Give back the data in full. Leave nothing out.
Data extract: Begin
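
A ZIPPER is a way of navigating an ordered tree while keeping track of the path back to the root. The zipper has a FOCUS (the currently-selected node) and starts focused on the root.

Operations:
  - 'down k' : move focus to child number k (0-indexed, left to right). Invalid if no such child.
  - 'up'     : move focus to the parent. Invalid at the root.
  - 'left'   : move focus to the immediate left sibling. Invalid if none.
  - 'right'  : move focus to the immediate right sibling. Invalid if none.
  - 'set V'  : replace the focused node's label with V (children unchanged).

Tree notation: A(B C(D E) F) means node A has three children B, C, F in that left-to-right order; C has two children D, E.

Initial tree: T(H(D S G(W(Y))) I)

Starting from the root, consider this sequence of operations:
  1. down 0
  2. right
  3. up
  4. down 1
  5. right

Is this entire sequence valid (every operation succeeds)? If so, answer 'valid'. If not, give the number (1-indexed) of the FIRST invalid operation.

Answer: 5

Derivation:
Step 1 (down 0): focus=H path=0 depth=1 children=['D', 'S', 'G'] left=[] right=['I'] parent=T
Step 2 (right): focus=I path=1 depth=1 children=[] left=['H'] right=[] parent=T
Step 3 (up): focus=T path=root depth=0 children=['H', 'I'] (at root)
Step 4 (down 1): focus=I path=1 depth=1 children=[] left=['H'] right=[] parent=T
Step 5 (right): INVALID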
Data extract: End
▸ **Response box**
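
A ZIPPER is a way of navigating an ordered tree while keeping track of the path back to the root. The zipper has a FOCUS (the currently-selected node) and starts focused on the root.

Operations:
  - 'down k' : move focus to child number k (0-indexed, left to right). Invalid if no such child.
  - 'up'     : move focus to the parent. Invalid at the root.
  - 'left'   : move focus to the immediate left sibling. Invalid if none.
  - 'right'  : move focus to the immediate right sibling. Invalid if none.
  - 'set V'  : replace the focused node's label with V (children unchanged).

Tree notation: A(B C(D E) F) means node A has three children B, C, F in that left-to-right order; C has two children D, E.

Initial tree: T(H(D S G(W(Y))) I)

Starting from the root, consider this sequence of operations:
  1. down 0
  2. right
  3. up
  4. down 1
  5. right

Is this entire sequence valid (every operation succeeds)? If so, answer 'valid'. If not, give the number (1-indexed) of the FIRST invalid operation.

Answer: 5

Derivation:
Step 1 (down 0): focus=H path=0 depth=1 children=['D', 'S', 'G'] left=[] right=['I'] parent=T
Step 2 (right): focus=I path=1 depth=1 children=[] left=['H'] right=[] parent=T
Step 3 (up): focus=T path=root depth=0 children=['H', 'I'] (at root)
Step 4 (down 1): focus=I path=1 depth=1 children=[] left=['H'] right=[] parent=T
Step 5 (right): INVALID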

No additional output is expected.